Dataset:
• • • •

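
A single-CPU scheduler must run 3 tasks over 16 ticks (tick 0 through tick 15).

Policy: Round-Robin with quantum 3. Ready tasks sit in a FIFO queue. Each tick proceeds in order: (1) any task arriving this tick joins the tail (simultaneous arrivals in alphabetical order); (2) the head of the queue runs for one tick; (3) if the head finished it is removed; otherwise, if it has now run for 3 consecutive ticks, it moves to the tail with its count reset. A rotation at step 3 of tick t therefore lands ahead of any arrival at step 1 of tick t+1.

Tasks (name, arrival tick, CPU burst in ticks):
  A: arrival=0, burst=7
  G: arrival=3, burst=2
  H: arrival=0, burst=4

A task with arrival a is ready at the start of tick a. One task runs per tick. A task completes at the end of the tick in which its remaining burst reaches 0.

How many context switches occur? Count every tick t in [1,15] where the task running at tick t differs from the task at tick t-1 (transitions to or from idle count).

t=0: queue=[A,H] q_used=0 → run A
t=1: queue=[A,H] q_used=1 → run A
t=2: queue=[A,H] q_used=2 → run A
t=3: queue=[H,A,G] q_used=0 → run H
t=4: queue=[H,A,G] q_used=1 → run H
t=5: queue=[H,A,G] q_used=2 → run H
t=6: queue=[A,G,H] q_used=0 → run A
t=7: queue=[A,G,H] q_used=1 → run A
t=8: queue=[A,G,H] q_used=2 → run A
t=9: queue=[G,H,A] q_used=0 → run G
t=10: queue=[G,H,A] q_used=1 → run G
t=11: queue=[H,A] q_used=0 → run H
t=12: queue=[A] q_used=0 → run A
t=13: (idle)
t=14: (idle)
t=15: (idle)

context switches = 6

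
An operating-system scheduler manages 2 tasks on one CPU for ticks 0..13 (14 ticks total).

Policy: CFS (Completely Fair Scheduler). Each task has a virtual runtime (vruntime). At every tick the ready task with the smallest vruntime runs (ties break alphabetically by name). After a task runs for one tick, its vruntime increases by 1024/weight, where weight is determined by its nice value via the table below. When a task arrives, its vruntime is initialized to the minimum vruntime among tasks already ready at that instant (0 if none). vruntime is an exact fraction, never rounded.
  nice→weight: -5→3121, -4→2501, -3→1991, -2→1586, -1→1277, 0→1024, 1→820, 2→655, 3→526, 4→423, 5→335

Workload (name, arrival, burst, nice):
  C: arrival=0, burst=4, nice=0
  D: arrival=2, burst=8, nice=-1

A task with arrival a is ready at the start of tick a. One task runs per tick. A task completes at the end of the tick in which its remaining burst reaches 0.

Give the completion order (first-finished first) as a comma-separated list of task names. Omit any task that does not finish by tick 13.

completion order = C, D

t=0: vr[C=0] → run C
t=1: vr[C=1] → run C
t=2: vr[C=2 D=2] → run C
t=3: vr[C=3 D=2] → run D
t=4: vr[C=3 D=3578/1277] → run D
t=5: vr[C=3 D=4602/1277] → run C
t=6: vr[D=4602/1277] → run D
t=7: vr[D=5626/1277] → run D
t=8: vr[D=6650/1277] → run D
t=9: vr[D=7674/1277] → run D
t=10: vr[D=8698/1277] → run D
t=11: vr[D=9722/1277] → run D
t=12: (idle)
t=13: (idle)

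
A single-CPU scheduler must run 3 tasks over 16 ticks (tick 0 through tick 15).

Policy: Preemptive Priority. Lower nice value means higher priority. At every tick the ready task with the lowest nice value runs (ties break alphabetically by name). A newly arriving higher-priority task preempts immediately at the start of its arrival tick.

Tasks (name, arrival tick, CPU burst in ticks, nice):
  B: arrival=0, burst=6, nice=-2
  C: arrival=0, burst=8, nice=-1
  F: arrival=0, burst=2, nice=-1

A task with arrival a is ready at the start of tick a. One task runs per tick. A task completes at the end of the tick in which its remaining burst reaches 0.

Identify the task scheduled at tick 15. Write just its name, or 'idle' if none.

running at tick 15 = F

t=0: ready={B,C,F} → run B
t=1: ready={B,C,F} → run B
t=2: ready={B,C,F} → run B
t=3: ready={B,C,F} → run B
t=4: ready={B,C,F} → run B
t=5: ready={B,C,F} → run B
t=6: ready={C,F} → run C
t=7: ready={C,F} → run C
t=8: ready={C,F} → run C
t=9: ready={C,F} → run C
t=10: ready={C,F} → run C
t=11: ready={C,F} → run C
t=12: ready={C,F} → run C
t=13: ready={C,F} → run C
t=14: ready={F} → run F
t=15: ready={F} → run F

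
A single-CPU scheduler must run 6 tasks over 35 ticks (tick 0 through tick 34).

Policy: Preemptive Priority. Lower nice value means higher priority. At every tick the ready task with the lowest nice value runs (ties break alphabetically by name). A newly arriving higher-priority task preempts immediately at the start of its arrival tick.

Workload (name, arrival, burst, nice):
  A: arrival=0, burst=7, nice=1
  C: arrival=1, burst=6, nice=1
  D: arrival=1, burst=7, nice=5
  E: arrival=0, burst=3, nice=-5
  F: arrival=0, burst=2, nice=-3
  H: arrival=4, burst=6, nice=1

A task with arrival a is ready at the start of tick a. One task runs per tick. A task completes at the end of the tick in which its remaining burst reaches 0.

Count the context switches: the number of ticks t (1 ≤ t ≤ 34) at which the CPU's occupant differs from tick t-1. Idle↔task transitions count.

t=0: ready={A,E,F} → run E
t=1: ready={A,C,D,E,F} → run E
t=2: ready={A,C,D,E,F} → run E
t=3: ready={A,C,D,F} → run F
t=4: ready={A,C,D,F,H} → run F
t=5: ready={A,C,D,H} → run A
t=6: ready={A,C,D,H} → run A
t=7: ready={A,C,D,H} → run A
t=8: ready={A,C,D,H} → run A
t=9: ready={A,C,D,H} → run A
t=10: ready={A,C,D,H} → run A
t=11: ready={A,C,D,H} → run A
t=12: ready={C,D,H} → run C
t=13: ready={C,D,H} → run C
t=14: ready={C,D,H} → run C
t=15: ready={C,D,H} → run C
t=16: ready={C,D,H} → run C
t=17: ready={C,D,H} → run C
t=18: ready={D,H} → run H
t=19: ready={D,H} → run H
t=20: ready={D,H} → run H
t=21: ready={D,H} → run H
t=22: ready={D,H} → run H
t=23: ready={D,H} → run H
t=24: ready={D} → run D
t=25: ready={D} → run D
t=26: ready={D} → run D
t=27: ready={D} → run D
t=28: ready={D} → run D
t=29: ready={D} → run D
t=30: ready={D} → run D
t=31: (idle)
t=32: (idle)
t=33: (idle)
t=34: (idle)

context switches = 6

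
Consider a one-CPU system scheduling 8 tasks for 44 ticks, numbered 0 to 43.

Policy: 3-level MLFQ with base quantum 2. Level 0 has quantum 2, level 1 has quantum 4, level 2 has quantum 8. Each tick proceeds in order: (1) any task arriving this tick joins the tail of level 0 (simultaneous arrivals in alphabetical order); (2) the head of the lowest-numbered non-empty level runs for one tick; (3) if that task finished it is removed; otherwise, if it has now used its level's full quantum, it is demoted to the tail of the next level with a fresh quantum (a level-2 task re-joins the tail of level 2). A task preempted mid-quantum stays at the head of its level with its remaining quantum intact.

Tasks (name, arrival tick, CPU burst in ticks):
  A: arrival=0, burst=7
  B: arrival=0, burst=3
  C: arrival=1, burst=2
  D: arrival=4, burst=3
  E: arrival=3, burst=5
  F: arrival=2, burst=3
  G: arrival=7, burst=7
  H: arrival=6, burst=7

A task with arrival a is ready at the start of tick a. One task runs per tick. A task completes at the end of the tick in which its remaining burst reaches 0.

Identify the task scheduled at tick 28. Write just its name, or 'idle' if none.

t=0: L0/L1/L2 = AB/-/- → run A
t=1: L0/L1/L2 = ABC/-/- → run A
t=2: L0/L1/L2 = BCF/A/- → run B
t=3: L0/L1/L2 = BCFE/A/- → run B
t=4: L0/L1/L2 = CFED/AB/- → run C
t=5: L0/L1/L2 = CFED/AB/- → run C
t=6: L0/L1/L2 = FEDH/AB/- → run F
t=7: L0/L1/L2 = FEDHG/AB/- → run F
t=8: L0/L1/L2 = EDHG/ABF/- → run E
t=9: L0/L1/L2 = EDHG/ABF/- → run E
t=10: L0/L1/L2 = DHG/ABFE/- → run D
t=11: L0/L1/L2 = DHG/ABFE/- → run D
t=12: L0/L1/L2 = HG/ABFED/- → run H
t=13: L0/L1/L2 = HG/ABFED/- → run H
t=14: L0/L1/L2 = G/ABFEDH/- → run G
t=15: L0/L1/L2 = G/ABFEDH/- → run G
t=16: L0/L1/L2 = -/ABFEDHG/- → run A
t=17: L0/L1/L2 = -/ABFEDHG/- → run A
t=18: L0/L1/L2 = -/ABFEDHG/- → run A
t=19: L0/L1/L2 = -/ABFEDHG/- → run A
t=20: L0/L1/L2 = -/BFEDHG/A → run B
t=21: L0/L1/L2 = -/FEDHG/A → run F
t=22: L0/L1/L2 = -/EDHG/A → run E
t=23: L0/L1/L2 = -/EDHG/A → run E
t=24: L0/L1/L2 = -/EDHG/A → run E
t=25: L0/L1/L2 = -/DHG/A → run D
t=26: L0/L1/L2 = -/HG/A → run H
t=27: L0/L1/L2 = -/HG/A → run H
t=28: L0/L1/L2 = -/HG/A → run H
t=29: L0/L1/L2 = -/HG/A → run H
t=30: L0/L1/L2 = -/G/AH → run G
t=31: L0/L1/L2 = -/G/AH → run G
t=32: L0/L1/L2 = -/G/AH → run G
t=33: L0/L1/L2 = -/G/AH → run G
t=34: L0/L1/L2 = -/-/AHG → run A
t=35: L0/L1/L2 = -/-/HG → run H
t=36: L0/L1/L2 = -/-/G → run G
t=37: (idle)
t=38: (idle)
t=39: (idle)
t=40: (idle)
t=41: (idle)
t=42: (idle)
t=43: (idle)

running at tick 28 = H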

• • • •

What you have to do:
Return, from the material above, every line with the word "tail".

Solution for this problem:
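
Policy: Round-Robin with quantum 3. Ready tasks sit in a FIFO queue. Each tick proceeds in order: (1) any task arriving this tick joins the tail (simultaneous arrivals in alphabetical order); (2) the head of the queue runs for one tick; (3) if the head finished it is removed; otherwise, if it has now run for 3 consecutive ticks, it moves to the tail with its count reset. A rotation at step 3 of tick t therefore lands ahead of any arrival at step 1 of tick t+1.
Policy: 3-level MLFQ with base quantum 2. Level 0 has quantum 2, level 1 has quantum 4, level 2 has quantum 8. Each tick proceeds in order: (1) any task arriving this tick joins the tail of level 0 (simultaneous arrivals in alphabetical order); (2) the head of the lowest-numbered non-empty level runs for one tick; (3) if that task finished it is removed; otherwise, if it has now used its level's full quantum, it is demoted to the tail of the next level with a fresh quantum (a level-2 task re-joins the tail of level 2). A task preempted mid-quantum stays at the head of its level with its remaining quantum intact.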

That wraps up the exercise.